## Problem requirements
Each entry needs to be restated exactly as written.

####################

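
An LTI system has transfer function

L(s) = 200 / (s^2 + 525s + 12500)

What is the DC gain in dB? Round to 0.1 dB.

-35.9 dB

L(0) = 200 / 12500 = 0.016
20 log₁₀(0.016) ≈ -35.92 dB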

####################

## Task output
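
An LTI system has transfer function

L(s) = 200 / (s^2 + 525s + 12500)

What is the DC gain in dB? Round to 0.1 dB.

-35.9 dB

L(0) = 200 / 12500 = 0.016
20 log₁₀(0.016) ≈ -35.92 dB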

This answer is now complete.